### Data for processing
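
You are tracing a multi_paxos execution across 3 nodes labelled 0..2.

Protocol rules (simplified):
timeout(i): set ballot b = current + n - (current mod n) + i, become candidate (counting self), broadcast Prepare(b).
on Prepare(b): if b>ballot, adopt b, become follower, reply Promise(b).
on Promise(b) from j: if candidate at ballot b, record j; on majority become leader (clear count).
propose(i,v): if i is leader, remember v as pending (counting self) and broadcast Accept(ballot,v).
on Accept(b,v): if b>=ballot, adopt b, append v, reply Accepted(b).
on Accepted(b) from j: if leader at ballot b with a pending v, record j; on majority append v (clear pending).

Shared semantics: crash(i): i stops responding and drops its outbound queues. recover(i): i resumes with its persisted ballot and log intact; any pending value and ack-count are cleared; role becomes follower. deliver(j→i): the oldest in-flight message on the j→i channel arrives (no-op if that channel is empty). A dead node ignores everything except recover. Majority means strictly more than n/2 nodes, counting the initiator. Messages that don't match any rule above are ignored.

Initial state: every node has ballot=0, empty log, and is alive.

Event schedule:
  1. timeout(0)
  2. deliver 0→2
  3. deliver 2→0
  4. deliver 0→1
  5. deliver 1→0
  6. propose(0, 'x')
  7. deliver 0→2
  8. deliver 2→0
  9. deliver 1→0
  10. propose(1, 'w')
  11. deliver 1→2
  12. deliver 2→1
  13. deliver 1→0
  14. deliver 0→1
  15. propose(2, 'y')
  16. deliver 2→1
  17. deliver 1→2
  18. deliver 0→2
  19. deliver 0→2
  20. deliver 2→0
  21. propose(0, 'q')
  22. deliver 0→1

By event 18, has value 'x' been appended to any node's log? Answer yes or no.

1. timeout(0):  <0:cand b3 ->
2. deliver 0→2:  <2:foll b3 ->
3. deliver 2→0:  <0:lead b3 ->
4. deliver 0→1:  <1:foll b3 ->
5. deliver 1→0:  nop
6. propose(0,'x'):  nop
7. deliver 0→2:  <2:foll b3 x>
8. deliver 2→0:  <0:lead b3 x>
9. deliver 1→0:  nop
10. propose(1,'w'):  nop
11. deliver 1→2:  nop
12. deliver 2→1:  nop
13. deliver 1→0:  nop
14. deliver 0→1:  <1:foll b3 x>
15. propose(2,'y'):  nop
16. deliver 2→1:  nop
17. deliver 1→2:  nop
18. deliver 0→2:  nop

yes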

* * *

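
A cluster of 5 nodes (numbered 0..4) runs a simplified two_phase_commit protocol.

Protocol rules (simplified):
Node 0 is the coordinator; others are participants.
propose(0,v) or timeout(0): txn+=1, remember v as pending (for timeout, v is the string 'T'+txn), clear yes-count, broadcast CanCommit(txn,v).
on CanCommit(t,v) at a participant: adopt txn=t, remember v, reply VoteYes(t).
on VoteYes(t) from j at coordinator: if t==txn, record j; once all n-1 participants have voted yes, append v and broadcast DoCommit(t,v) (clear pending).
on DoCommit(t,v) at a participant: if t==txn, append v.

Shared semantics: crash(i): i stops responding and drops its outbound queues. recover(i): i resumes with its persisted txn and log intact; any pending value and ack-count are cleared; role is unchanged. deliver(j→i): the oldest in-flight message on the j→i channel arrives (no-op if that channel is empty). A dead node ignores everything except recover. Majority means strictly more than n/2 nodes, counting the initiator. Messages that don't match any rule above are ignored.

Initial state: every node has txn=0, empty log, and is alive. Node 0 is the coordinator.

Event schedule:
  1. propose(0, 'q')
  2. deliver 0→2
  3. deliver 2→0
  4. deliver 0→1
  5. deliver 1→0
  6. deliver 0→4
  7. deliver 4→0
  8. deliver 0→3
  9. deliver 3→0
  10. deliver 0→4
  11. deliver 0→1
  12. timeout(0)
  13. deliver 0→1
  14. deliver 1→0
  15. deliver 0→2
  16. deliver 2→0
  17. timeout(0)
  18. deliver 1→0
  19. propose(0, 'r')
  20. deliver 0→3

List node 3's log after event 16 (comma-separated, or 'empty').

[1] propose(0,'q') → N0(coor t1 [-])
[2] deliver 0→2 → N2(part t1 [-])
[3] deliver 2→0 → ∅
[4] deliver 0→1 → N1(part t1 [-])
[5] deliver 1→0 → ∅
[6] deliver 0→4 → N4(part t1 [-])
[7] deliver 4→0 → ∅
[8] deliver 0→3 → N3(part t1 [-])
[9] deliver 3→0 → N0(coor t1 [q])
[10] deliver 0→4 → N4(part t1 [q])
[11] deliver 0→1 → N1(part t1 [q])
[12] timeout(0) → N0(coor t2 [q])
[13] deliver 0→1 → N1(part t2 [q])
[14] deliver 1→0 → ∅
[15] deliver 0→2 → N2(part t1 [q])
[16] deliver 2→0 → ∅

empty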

### Your task
Given the data above, transcribe exactly the lines from the one containing "7. deliver 4→0" down to the one containing "20. deliver 0→3", and no others.

### Solution to this exercise
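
  7. deliver 4→0
  8. deliver 0→3
  9. deliver 3→0
  10. deliver 0→4
  11. deliver 0→1
  12. timeout(0)
  13. deliver 0→1
  14. deliver 1→0
  15. deliver 0→2
  16. deliver 2→0
  17. timeout(0)
  18. deliver 1→0
  19. propose(0, 'r')
  20. deliver 0→3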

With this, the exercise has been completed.